** TASK **
Stopping at the line that holds "Application MR-56888 was", repeat the lines below exactly, starting from the very first and including that final line.

** INPUT DATA **

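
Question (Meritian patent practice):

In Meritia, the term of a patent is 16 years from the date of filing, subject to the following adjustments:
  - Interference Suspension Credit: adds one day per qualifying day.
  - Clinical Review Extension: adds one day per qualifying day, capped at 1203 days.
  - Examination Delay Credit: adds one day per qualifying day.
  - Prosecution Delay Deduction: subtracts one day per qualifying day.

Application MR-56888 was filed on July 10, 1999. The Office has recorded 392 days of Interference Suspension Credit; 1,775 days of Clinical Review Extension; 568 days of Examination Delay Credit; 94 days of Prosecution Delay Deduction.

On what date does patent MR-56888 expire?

Base term: filing date + 16 years → 10 July 2015.
Interference Suspension Credit: +392 days → 5 August 2016.
Clinical Review Extension: 1775 days claimed exceeds the 1203-day cap, so +1203 days → 21 November 2019.
Examination Delay Credit: +568 days → 11 June 2021.
Prosecution Delay Deduction: −94 days → 9 March 2021.

March 9, 2021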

** TASK OUTPUT **
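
Question (Meritian patent practice):

In Meritia, the term of a patent is 16 years from the date of filing, subject to the following adjustments:
  - Interference Suspension Credit: adds one day per qualifying day.
  - Clinical Review Extension: adds one day per qualifying day, capped at 1203 days.
  - Examination Delay Credit: adds one day per qualifying day.
  - Prosecution Delay Deduction: subtracts one day per qualifying day.

Application MR-56888 was filed on July 10, 1999. The Office has recorded 392 days of Interference Suspension Credit; 1,775 days of Clinical Review Extension; 568 days of Examination Delay Credit; 94 days of Prosecution Delay Deduction.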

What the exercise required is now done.